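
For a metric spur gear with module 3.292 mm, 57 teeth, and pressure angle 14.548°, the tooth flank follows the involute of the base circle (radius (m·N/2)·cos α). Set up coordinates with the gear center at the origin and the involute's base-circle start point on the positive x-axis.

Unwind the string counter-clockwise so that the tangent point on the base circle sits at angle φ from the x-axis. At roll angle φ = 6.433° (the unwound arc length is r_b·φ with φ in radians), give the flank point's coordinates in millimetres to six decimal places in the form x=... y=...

pitch radius r_p = m·N/2 = 3.292·57/2 = 93.822000
base radius r_b = r_p·cos α = 93.822000·cos 14.548° = 90.813836
roll angle φ = 6.433° = 0.11227703 rad
x = r_b·(cos φ + φ·sin φ) = 90.813836·(0.99370355 + 0.11227703·0.11204128) = 91.384439
y = r_b·(sin φ − φ·cos φ) = 90.813836·(0.11204128 − 0.11227703·0.99370355) = 0.042791

x=91.384439 y=0.042791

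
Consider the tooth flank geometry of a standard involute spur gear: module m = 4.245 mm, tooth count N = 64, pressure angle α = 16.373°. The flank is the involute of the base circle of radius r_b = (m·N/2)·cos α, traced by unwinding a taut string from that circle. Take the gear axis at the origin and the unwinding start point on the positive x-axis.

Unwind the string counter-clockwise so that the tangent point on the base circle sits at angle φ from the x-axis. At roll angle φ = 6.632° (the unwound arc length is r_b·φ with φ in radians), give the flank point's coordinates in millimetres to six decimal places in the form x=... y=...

pitch radius r_p = m·N/2 = 4.245·64/2 = 135.840000
base radius r_b = r_p·cos α = 135.840000·cos 16.373° = 130.331269
roll angle φ = 6.632° = 0.11575024 rad
x = r_b·(cos φ + φ·sin φ) = 130.331269·(0.99330842 + 0.11575024·0.11549194) = 131.201444
y = r_b·(sin φ − φ·cos φ) = 130.331269·(0.11549194 − 0.11575024·0.99330842) = 0.067284

x=131.201444 y=0.067284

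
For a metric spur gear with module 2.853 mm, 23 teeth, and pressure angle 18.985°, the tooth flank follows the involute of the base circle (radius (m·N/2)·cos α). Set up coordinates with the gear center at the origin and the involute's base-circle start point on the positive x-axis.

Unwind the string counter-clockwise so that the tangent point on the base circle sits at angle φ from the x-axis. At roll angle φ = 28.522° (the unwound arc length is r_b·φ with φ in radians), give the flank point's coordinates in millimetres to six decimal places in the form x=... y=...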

:: EXERCISE BRIEF ::
Reproduce every line from the entries that holds the word "pressure".

:: FINISHED TASK ::
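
For a metric spur gear with module 3.292 mm, 57 teeth, and pressure angle 14.548°, the tooth flank follows the involute of the base circle (radius (m·N/2)·cos α). Set up coordinates with the gear center at the origin and the involute's base-circle start point on the positive x-axis.
Consider the tooth flank geometry of a standard involute spur gear: module m = 4.245 mm, tooth count N = 64, pressure angle α = 16.373°. The flank is the involute of the base circle of radius r_b = (m·N/2)·cos α, traced by unwinding a taut string from that circle. Take the gear axis at the origin and the unwinding start point on the positive x-axis.
For a metric spur gear with module 2.853 mm, 23 teeth, and pressure angle 18.985°, the tooth flank follows the involute of the base circle (radius (m·N/2)·cos α). Set up coordinates with the gear center at the origin and the involute's base-circle start point on the positive x-axis.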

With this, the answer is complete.